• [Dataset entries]
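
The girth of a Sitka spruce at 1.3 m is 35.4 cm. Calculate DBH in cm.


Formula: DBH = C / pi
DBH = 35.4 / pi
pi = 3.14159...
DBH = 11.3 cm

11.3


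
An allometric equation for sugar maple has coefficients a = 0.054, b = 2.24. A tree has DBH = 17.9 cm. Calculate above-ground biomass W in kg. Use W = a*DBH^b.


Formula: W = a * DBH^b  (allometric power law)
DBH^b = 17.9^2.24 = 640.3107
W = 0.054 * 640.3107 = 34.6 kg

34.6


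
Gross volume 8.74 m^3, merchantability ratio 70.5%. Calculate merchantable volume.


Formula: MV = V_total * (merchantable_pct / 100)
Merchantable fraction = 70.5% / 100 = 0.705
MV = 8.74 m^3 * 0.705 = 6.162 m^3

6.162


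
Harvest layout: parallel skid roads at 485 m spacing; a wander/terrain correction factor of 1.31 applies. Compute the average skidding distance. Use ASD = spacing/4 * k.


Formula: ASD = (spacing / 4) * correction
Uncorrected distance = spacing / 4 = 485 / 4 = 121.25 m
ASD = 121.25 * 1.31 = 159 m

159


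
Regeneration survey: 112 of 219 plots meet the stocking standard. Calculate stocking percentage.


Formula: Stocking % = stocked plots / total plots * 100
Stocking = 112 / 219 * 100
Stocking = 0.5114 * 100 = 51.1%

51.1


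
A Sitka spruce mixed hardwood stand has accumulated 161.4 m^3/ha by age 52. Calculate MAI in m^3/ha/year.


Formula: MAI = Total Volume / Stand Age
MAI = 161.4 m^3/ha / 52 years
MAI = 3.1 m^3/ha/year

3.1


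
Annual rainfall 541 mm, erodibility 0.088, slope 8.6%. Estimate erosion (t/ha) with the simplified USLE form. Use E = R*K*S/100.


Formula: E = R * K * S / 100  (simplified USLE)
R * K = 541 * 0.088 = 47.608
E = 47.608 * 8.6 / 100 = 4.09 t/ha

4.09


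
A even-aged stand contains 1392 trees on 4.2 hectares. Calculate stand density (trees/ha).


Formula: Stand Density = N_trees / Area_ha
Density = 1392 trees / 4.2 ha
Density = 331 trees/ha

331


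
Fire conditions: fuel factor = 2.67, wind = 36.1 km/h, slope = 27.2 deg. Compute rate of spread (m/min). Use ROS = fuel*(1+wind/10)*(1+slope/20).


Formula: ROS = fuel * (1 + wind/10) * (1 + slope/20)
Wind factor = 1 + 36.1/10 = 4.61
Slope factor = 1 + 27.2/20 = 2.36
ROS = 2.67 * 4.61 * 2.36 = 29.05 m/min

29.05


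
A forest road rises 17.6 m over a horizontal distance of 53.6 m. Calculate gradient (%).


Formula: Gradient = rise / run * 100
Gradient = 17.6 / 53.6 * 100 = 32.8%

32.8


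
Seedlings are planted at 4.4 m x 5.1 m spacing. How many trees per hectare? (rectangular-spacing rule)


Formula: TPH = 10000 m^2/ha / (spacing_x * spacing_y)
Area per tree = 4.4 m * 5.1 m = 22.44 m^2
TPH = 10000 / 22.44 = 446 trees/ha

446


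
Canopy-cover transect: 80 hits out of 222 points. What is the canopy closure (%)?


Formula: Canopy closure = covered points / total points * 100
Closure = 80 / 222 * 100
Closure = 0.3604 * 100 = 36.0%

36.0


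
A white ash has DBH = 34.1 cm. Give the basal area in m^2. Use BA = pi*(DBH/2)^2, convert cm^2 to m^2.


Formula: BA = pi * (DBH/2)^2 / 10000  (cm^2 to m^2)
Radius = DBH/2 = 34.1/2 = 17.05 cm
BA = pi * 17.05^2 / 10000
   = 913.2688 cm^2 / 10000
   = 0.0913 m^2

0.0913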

• [EXERCISE GOAL] Output the entries verbatim.

• [YOUR SOLUTION]
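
The girth of a Sitka spruce at 1.3 m is 35.4 cm. Calculate DBH in cm.


Formula: DBH = C / pi
DBH = 35.4 / pi
pi = 3.14159...
DBH = 11.3 cm

11.3


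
An allometric equation for sugar maple has coefficients a = 0.054, b = 2.24. A tree has DBH = 17.9 cm. Calculate above-ground biomass W in kg. Use W = a*DBH^b.


Formula: W = a * DBH^b  (allometric power law)
DBH^b = 17.9^2.24 = 640.3107
W = 0.054 * 640.3107 = 34.6 kg

34.6


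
Gross volume 8.74 m^3, merchantability ratio 70.5%. Calculate merchantable volume.


Formula: MV = V_total * (merchantable_pct / 100)
Merchantable fraction = 70.5% / 100 = 0.705
MV = 8.74 m^3 * 0.705 = 6.162 m^3

6.162


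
Harvest layout: parallel skid roads at 485 m spacing; a wander/terrain correction factor of 1.31 applies. Compute the average skidding distance. Use ASD = spacing/4 * k.


Formula: ASD = (spacing / 4) * correction
Uncorrected distance = spacing / 4 = 485 / 4 = 121.25 m
ASD = 121.25 * 1.31 = 159 m

159


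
Regeneration survey: 112 of 219 plots meet the stocking standard. Calculate stocking percentage.


Formula: Stocking % = stocked plots / total plots * 100
Stocking = 112 / 219 * 100
Stocking = 0.5114 * 100 = 51.1%

51.1


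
A Sitka spruce mixed hardwood stand has accumulated 161.4 m^3/ha by age 52. Calculate MAI in m^3/ha/year.


Formula: MAI = Total Volume / Stand Age
MAI = 161.4 m^3/ha / 52 years
MAI = 3.1 m^3/ha/year

3.1


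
Annual rainfall 541 mm, erodibility 0.088, slope 8.6%. Estimate erosion (t/ha) with the simplified USLE form. Use E = R*K*S/100.


Formula: E = R * K * S / 100  (simplified USLE)
R * K = 541 * 0.088 = 47.608
E = 47.608 * 8.6 / 100 = 4.09 t/ha

4.09


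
A even-aged stand contains 1392 trees on 4.2 hectares. Calculate stand density (trees/ha).


Formula: Stand Density = N_trees / Area_ha
Density = 1392 trees / 4.2 ha
Density = 331 trees/ha

331


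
Fire conditions: fuel factor = 2.67, wind = 36.1 km/h, slope = 27.2 deg. Compute rate of spread (m/min). Use ROS = fuel*(1+wind/10)*(1+slope/20).


Formula: ROS = fuel * (1 + wind/10) * (1 + slope/20)
Wind factor = 1 + 36.1/10 = 4.61
Slope factor = 1 + 27.2/20 = 2.36
ROS = 2.67 * 4.61 * 2.36 = 29.05 m/min

29.05


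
A forest road rises 17.6 m over a horizontal distance of 53.6 m. Calculate gradient (%).


Formula: Gradient = rise / run * 100
Gradient = 17.6 / 53.6 * 100 = 32.8%

32.8


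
Seedlings are planted at 4.4 m x 5.1 m spacing. How many trees per hectare? (rectangular-spacing rule)


Formula: TPH = 10000 m^2/ha / (spacing_x * spacing_y)
Area per tree = 4.4 m * 5.1 m = 22.44 m^2
TPH = 10000 / 22.44 = 446 trees/ha

446


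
Canopy-cover transect: 80 hits out of 222 points. What is the canopy closure (%)?


Formula: Canopy closure = covered points / total points * 100
Closure = 80 / 222 * 100
Closure = 0.3604 * 100 = 36.0%

36.0


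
A white ash has DBH = 34.1 cm. Give the basal area in m^2. Use BA = pi*(DBH/2)^2, convert cm^2 to m^2.


Formula: BA = pi * (DBH/2)^2 / 10000  (cm^2 to m^2)
Radius = DBH/2 = 34.1/2 = 17.05 cm
BA = pi * 17.05^2 / 10000
   = 913.2688 cm^2 / 10000
   = 0.0913 m^2

0.0913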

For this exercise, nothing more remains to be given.